Top of STUDY MATERIAL

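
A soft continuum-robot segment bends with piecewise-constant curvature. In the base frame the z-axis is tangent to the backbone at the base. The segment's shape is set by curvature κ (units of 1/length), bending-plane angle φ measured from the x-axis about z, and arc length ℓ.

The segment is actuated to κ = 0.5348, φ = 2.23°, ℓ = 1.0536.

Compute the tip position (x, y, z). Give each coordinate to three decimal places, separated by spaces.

θ = κ·ℓ = 0.5348 × 1.0536 = 0.56347 rad
ρ = (1 − cos θ)/κ = (1 − 0.84541)/0.5348 = 0.28906
z = sin θ / κ = 0.53412/0.5348 = 0.99873
x = ρ cos φ = 0.28906 × cos(2.23°) = 0.28884
y = ρ sin φ = 0.28906 × sin(2.23°) = 0.01125

0.289 0.011 0.999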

Bottom of STUDY MATERIAL

- DIRECTIONS:
Extract all the entries word for word.

- ANSWER FOR THE TASK:
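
A soft continuum-robot segment bends with piecewise-constant curvature. In the base frame the z-axis is tangent to the backbone at the base. The segment's shape is set by curvature κ (units of 1/length), bending-plane angle φ measured from the x-axis about z, and arc length ℓ.

The segment is actuated to κ = 0.5348, φ = 2.23°, ℓ = 1.0536.

Compute the tip position (x, y, z). Give each coordinate to three decimal places, separated by spaces.

θ = κ·ℓ = 0.5348 × 1.0536 = 0.56347 rad
ρ = (1 − cos θ)/κ = (1 − 0.84541)/0.5348 = 0.28906
z = sin θ / κ = 0.53412/0.5348 = 0.99873
x = ρ cos φ = 0.28906 × cos(2.23°) = 0.28884
y = ρ sin φ = 0.28906 × sin(2.23°) = 0.01125

0.289 0.011 0.999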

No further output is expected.